§ Exercise instructions:
Copy out all the entries shown below, exactly as they appear.
-*-*-
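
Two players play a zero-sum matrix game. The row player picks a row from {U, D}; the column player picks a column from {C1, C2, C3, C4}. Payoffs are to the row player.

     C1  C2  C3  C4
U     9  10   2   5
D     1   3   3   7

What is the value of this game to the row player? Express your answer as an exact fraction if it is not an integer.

Row minima: U → 2, D → 1; maximin = 2.
Column maxima: C1 → 9, C2 → 10, C3 → 3, C4 → 7; minimax = 3.
2 ≠ 3, so there is no saddle point; optimal play is mixed.
C2 is strictly dominated by C1 (it gives the row player strictly more in every row), so the column player never plays it.
C4 is strictly dominated by C3 (it gives the row player strictly more in every row), so the column player never plays it.
On the remaining 2×2 (U, D vs C1, C3):
Let the row player play U with probability p. Expected payoff against C1: 9p + 1(1−p) = 8p + 1; against C3: 2p + 3(1−p) = −p + 3.
Setting these equal: 8p + 1 = −p + 3 ⇒ 9p = 2 ⇒ p = 2/9, and the value is (8)·(2/9) + 1 = 25/9.
For the column player: with q = P(C1), equating U's and D's payoffs gives 7q + 2 = −2q + 3 ⇒ q = 1/9.

25/9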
-*-*-
§ The completed task:
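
Two players play a zero-sum matrix game. The row player picks a row from {U, D}; the column player picks a column from {C1, C2, C3, C4}. Payoffs are to the row player.

     C1  C2  C3  C4
U     9  10   2   5
D     1   3   3   7

What is the value of this game to the row player? Express your answer as an exact fraction if it is not an integer.

Row minima: U → 2, D → 1; maximin = 2.
Column maxima: C1 → 9, C2 → 10, C3 → 3, C4 → 7; minimax = 3.
2 ≠ 3, so there is no saddle point; optimal play is mixed.
C2 is strictly dominated by C1 (it gives the row player strictly more in every row), so the column player never plays it.
C4 is strictly dominated by C3 (it gives the row player strictly more in every row), so the column player never plays it.
On the remaining 2×2 (U, D vs C1, C3):
Let the row player play U with probability p. Expected payoff against C1: 9p + 1(1−p) = 8p + 1; against C3: 2p + 3(1−p) = −p + 3.
Setting these equal: 8p + 1 = −p + 3 ⇒ 9p = 2 ⇒ p = 2/9, and the value is (8)·(2/9) + 1 = 25/9.
For the column player: with q = P(C1), equating U's and D's payoffs gives 7q + 2 = −2q + 3 ⇒ q = 1/9.

25/9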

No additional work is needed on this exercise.